What the task requires:
Retype the records below exactly. Leave nothing out.

Records supplied:

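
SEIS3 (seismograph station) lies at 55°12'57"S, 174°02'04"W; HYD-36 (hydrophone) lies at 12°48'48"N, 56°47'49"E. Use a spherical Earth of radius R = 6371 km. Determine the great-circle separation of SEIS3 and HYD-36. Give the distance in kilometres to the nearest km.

13593 km

SEIS3: φ = -55.21583°, λ = -174.03444°
HYD-36: φ = +12.81333°, λ = +56.79694°
Δφ = 68.0292°,  Δλ = -129.1686°
a = sin²(Δφ/2) + cos φ₁ cos φ₂ sin²(Δλ/2) = 0.766747
c = 2·arcsin(√a) = 2.133524 rad = 122.2419°
d = R·c = 6371 × 2.133524 = 13592.7 km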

Answer box:
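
SEIS3 (seismograph station) lies at 55°12'57"S, 174°02'04"W; HYD-36 (hydrophone) lies at 12°48'48"N, 56°47'49"E. Use a spherical Earth of radius R = 6371 km. Determine the great-circle separation of SEIS3 and HYD-36. Give the distance in kilometres to the nearest km.

13593 km

SEIS3: φ = -55.21583°, λ = -174.03444°
HYD-36: φ = +12.81333°, λ = +56.79694°
Δφ = 68.0292°,  Δλ = -129.1686°
a = sin²(Δφ/2) + cos φ₁ cos φ₂ sin²(Δλ/2) = 0.766747
c = 2·arcsin(√a) = 2.133524 rad = 122.2419°
d = R·c = 6371 × 2.133524 = 13592.7 km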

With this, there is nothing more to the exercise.